▶ [Records supplied]:
• • • • •
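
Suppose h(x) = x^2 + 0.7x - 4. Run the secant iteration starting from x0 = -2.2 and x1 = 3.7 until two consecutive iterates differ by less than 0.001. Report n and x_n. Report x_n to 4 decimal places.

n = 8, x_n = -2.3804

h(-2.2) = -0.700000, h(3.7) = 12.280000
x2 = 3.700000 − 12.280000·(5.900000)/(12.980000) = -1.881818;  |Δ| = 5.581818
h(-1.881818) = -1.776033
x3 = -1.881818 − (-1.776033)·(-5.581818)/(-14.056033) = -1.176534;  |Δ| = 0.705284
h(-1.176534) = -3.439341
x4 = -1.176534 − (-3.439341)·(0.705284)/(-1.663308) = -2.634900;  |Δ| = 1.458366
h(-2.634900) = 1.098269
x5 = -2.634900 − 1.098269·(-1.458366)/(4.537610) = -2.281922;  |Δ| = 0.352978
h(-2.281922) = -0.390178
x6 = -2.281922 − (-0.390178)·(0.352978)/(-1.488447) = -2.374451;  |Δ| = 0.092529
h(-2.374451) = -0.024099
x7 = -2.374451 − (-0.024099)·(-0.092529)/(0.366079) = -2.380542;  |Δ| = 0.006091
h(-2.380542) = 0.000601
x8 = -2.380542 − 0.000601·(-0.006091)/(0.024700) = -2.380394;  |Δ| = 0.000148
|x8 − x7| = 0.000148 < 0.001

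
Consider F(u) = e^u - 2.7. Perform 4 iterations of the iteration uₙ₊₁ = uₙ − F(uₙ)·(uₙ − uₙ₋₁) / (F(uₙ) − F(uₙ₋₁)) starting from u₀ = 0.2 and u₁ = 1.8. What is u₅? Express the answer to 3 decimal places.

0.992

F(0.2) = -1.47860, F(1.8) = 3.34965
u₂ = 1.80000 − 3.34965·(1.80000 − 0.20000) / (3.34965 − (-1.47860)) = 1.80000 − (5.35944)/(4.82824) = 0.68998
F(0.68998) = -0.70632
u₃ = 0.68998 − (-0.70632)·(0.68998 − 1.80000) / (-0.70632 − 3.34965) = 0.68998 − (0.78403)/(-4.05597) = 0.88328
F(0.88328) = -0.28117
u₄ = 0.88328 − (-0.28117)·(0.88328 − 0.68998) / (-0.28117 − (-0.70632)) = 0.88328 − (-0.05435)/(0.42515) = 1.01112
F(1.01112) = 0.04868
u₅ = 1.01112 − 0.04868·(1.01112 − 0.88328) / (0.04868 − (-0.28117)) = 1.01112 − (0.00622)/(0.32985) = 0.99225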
• • • • •
All of the data above should be reproduced exactly.

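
Suppose h(x) = x^2 + 0.7x - 4. Run the secant iteration starting from x0 = -2.2 and x1 = 3.7 until two consecutive iterates differ by less than 0.001. Report n and x_n. Report x_n to 4 decimal places.

n = 8, x_n = -2.3804

h(-2.2) = -0.700000, h(3.7) = 12.280000
x2 = 3.700000 − 12.280000·(5.900000)/(12.980000) = -1.881818;  |Δ| = 5.581818
h(-1.881818) = -1.776033
x3 = -1.881818 − (-1.776033)·(-5.581818)/(-14.056033) = -1.176534;  |Δ| = 0.705284
h(-1.176534) = -3.439341
x4 = -1.176534 − (-3.439341)·(0.705284)/(-1.663308) = -2.634900;  |Δ| = 1.458366
h(-2.634900) = 1.098269
x5 = -2.634900 − 1.098269·(-1.458366)/(4.537610) = -2.281922;  |Δ| = 0.352978
h(-2.281922) = -0.390178
x6 = -2.281922 − (-0.390178)·(0.352978)/(-1.488447) = -2.374451;  |Δ| = 0.092529
h(-2.374451) = -0.024099
x7 = -2.374451 − (-0.024099)·(-0.092529)/(0.366079) = -2.380542;  |Δ| = 0.006091
h(-2.380542) = 0.000601
x8 = -2.380542 − 0.000601·(-0.006091)/(0.024700) = -2.380394;  |Δ| = 0.000148
|x8 − x7| = 0.000148 < 0.001

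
Consider F(u) = e^u - 2.7. Perform 4 iterations of the iteration uₙ₊₁ = uₙ − F(uₙ)·(uₙ − uₙ₋₁) / (F(uₙ) − F(uₙ₋₁)) starting from u₀ = 0.2 and u₁ = 1.8. What is u₅? Express the answer to 3 decimal places.

0.992

F(0.2) = -1.47860, F(1.8) = 3.34965
u₂ = 1.80000 − 3.34965·(1.80000 − 0.20000) / (3.34965 − (-1.47860)) = 1.80000 − (5.35944)/(4.82824) = 0.68998
F(0.68998) = -0.70632
u₃ = 0.68998 − (-0.70632)·(0.68998 − 1.80000) / (-0.70632 − 3.34965) = 0.68998 − (0.78403)/(-4.05597) = 0.88328
F(0.88328) = -0.28117
u₄ = 0.88328 − (-0.28117)·(0.88328 − 0.68998) / (-0.28117 − (-0.70632)) = 0.88328 − (-0.05435)/(0.42515) = 1.01112
F(1.01112) = 0.04868
u₅ = 1.01112 − 0.04868·(1.01112 − 0.88328) / (0.04868 − (-0.28117)) = 1.01112 − (0.00622)/(0.32985) = 0.99225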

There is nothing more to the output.